Dataset excerpts
——————————
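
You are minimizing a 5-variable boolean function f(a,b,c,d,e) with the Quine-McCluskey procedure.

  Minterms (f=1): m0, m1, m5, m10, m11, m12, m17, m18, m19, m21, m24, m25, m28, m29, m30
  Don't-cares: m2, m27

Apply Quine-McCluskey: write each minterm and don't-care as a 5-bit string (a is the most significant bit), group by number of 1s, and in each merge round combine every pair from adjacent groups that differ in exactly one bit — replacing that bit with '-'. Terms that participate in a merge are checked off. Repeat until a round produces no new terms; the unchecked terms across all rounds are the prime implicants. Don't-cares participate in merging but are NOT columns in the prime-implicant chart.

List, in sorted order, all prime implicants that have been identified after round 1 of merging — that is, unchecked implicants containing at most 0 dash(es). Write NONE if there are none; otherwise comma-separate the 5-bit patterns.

NONE

[col 0] 00000*, 00001*, 00010*, 00101*, 01010*, 01011*, 01100*, 10001*, 10010*, 10011*, 10101*, 11000*, 11001*, 11011*, 11100*, 11101*, 11110*
[col 1] -0001*, -0010, -0101*, -1011, -1100, 0-010, 00-01*, 000-0, 0000-, 0101-, 1-001*, 1-011*, 1-101*, 10-01*, 100-1*, 1001-, 11-00*, 11-01*, 110-1*, 1100-*, 111-0, 1110-*
[col 2] -0-01, 1--01, 1-0-1, 11-0-
Prime implicants: -0-01, -0010, -1011, -1100, 0-010, 000-0, 0000-, 0101-, 1--01, 1-0-1, 1001-, 11-0-, 111-0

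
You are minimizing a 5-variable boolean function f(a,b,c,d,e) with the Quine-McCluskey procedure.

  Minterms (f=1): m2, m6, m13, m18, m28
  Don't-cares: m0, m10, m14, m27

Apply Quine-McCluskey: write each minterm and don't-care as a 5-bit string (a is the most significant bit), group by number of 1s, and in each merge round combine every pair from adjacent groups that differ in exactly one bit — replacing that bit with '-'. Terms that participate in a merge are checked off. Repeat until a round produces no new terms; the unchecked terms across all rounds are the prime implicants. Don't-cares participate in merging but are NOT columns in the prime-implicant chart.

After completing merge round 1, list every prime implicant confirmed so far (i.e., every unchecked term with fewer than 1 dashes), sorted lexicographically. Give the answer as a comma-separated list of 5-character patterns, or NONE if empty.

size-2^0 implicants → 00000(✓)  00010(✓)  00110(✓)  01010(✓)  01101  01110(✓)  10010(✓)  11011  11100
size-2^1 implicants → -0010  0-010(✓)  0-110(✓)  00-10(✓)  000-0  01-10(✓)
size-2^2 implicants → 0--10
Unchecked terms (primes): -0010, 0--10, 000-0, 01101, 11011, 11100

01101, 11011, 11100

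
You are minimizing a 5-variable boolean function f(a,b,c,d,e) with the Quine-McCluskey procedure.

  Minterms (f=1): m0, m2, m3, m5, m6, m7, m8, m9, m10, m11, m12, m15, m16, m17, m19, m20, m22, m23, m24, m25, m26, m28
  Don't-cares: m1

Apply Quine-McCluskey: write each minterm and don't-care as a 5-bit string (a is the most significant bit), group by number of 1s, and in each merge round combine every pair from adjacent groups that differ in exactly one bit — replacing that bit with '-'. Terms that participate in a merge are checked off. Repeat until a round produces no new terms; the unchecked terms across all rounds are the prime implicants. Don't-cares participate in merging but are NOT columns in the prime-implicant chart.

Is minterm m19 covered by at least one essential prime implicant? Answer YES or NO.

Round 0: 00000✓ 00001✓ 00010✓ 00011✓ 00101✓ 00110✓ 00111✓ 01000✓ 01001✓ 01010✓ 01011✓ 01100✓ 01111✓ 10000✓ 10001✓ 10011✓ 10100✓ 10110✓ 10111✓ 11000✓ 11001✓ 11010✓ 11100✓
Round 1: -0000✓ -0001✓ -0011✓ -0110✓ -0111✓ -1000✓ -1001✓ -1010✓ -1100✓ 0-000✓ 0-001✓ 0-010✓ 0-011✓ 0-111✓ 00-01✓ 00-10✓ 00-11✓ 000-0✓ 000-1✓ 0000-✓ 0001-✓ 001-1✓ 0011-✓ 01-00✓ 01-11✓ 010-0✓ 010-1✓ 0100-✓ 0101-✓ 1-000✓ 1-001✓ 1-100✓ 10-00✓ 10-11✓ 100-1✓ 1000-✓ 101-0 1011-✓ 11-00✓ 110-0✓ 1100-✓
Round 2: --000✓ --001✓ -0-11 -00-1 -000-✓ -011- -1-00 -10-0 -100-✓ 0--11 0-0-0✓ 0-0-1✓ 0-00-✓ 0-01-✓ 00--1 00-1- 000--✓ 010--✓ 1--00 1-00-✓
Round 3: --00- 0-0--
PIs = {--00-, -0-11, -00-1, -011-, -1-00, -10-0, 0--11, 0-0--, 00--1, 00-1-, 1--00, 101-0}
Coverage chart:
  m0: --00-,0-0--
  m2: 0-0--,00-1-
  m3: -0-11,-00-1,0--11,0-0--,00--1,00-1-
  m5: 00--1 ←essential
  m6: -011-,00-1-
  m7: -0-11,-011-,0--11,00--1,00-1-
  m8: --00-,-1-00,-10-0,0-0--
  m9: --00-,0-0--
  m10: -10-0,0-0--
  m11: 0--11,0-0--
  m12: -1-00 ←essential
  m15: 0--11 ←essential
  m16: --00-,1--00
  m17: --00-,-00-1
  m19: -0-11,-00-1
  m20: 1--00,101-0
  m22: -011-,101-0
  m23: -0-11,-011-
  m24: --00-,-1-00,-10-0,1--00
  m25: --00- ←essential
  m26: -10-0 ←essential
  m28: -1-00,1--00
Essential: --00-, -1-00, -10-0, 0--11, 00--1

NO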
——————————
# Task statement:
Restate, please, word for word the span of records running from the first line to the line bearing "Don't-cares: m2, m27", both included, and nothing outside it.

# Solution:
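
You are minimizing a 5-variable boolean function f(a,b,c,d,e) with the Quine-McCluskey procedure.

  Minterms (f=1): m0, m1, m5, m10, m11, m12, m17, m18, m19, m21, m24, m25, m28, m29, m30
  Don't-cares: m2, m27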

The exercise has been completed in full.